__SUPPLIED DATA__
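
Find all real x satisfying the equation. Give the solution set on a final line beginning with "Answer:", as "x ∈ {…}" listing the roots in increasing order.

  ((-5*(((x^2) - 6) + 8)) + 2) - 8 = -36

Step 1. [((-5*(((x^2) - 6) + 8)) + 2) - 8 = -36] -8 is outermost — add 8 both sides, so sub: (-5*(((x^2) - 6) + 8)) + 2 = -28.
Step 2. [(-5*(((x^2) - 6) + 8)) + 2 = -28] peel the +2: subtract 2 from each side, so sub: -5*(((x^2) - 6) + 8) = -30.
Step 3. [-5*(((x^2) - 6) + 8) = -30] leading coefficient -5: divide by -5 ⇒ div: ((x^2) - 6) + 8 = 6.
Step 4. [((x^2) - 6) + 8 = 6] the outer +8 inverts by subtracting 8. So sub: (x^2) - 6 = -2.
Step 5. [(x^2) - 6 = -2] add 6: x sits inside (… - 6). So sub: x^2 = 4.
Step 6. [x^2 = 4] √ both sides: 4 ≥ 0 gives two branches. So sqrt: x = 2 or -2.

Answer: x ∈ {-2, 2}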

__TO DO__
All the entries above should come back exactly as they are written.

__SOLUTION FOR THIS PROBLEM__
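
Find all real x satisfying the equation. Give the solution set on a final line beginning with "Answer:", as "x ∈ {…}" listing the roots in increasing order.

  ((-5*(((x^2) - 6) + 8)) + 2) - 8 = -36

Step 1. [((-5*(((x^2) - 6) + 8)) + 2) - 8 = -36] -8 is outermost — add 8 both sides, so sub: (-5*(((x^2) - 6) + 8)) + 2 = -28.
Step 2. [(-5*(((x^2) - 6) + 8)) + 2 = -28] peel the +2: subtract 2 from each side, so sub: -5*(((x^2) - 6) + 8) = -30.
Step 3. [-5*(((x^2) - 6) + 8) = -30] leading coefficient -5: divide by -5 ⇒ div: ((x^2) - 6) + 8 = 6.
Step 4. [((x^2) - 6) + 8 = 6] the outer +8 inverts by subtracting 8. So sub: (x^2) - 6 = -2.
Step 5. [(x^2) - 6 = -2] add 6: x sits inside (… - 6). So sub: x^2 = 4.
Step 6. [x^2 = 4] √ both sides: 4 ≥ 0 gives two branches. So sqrt: x = 2 or -2.

Answer: x ∈ {-2, 2}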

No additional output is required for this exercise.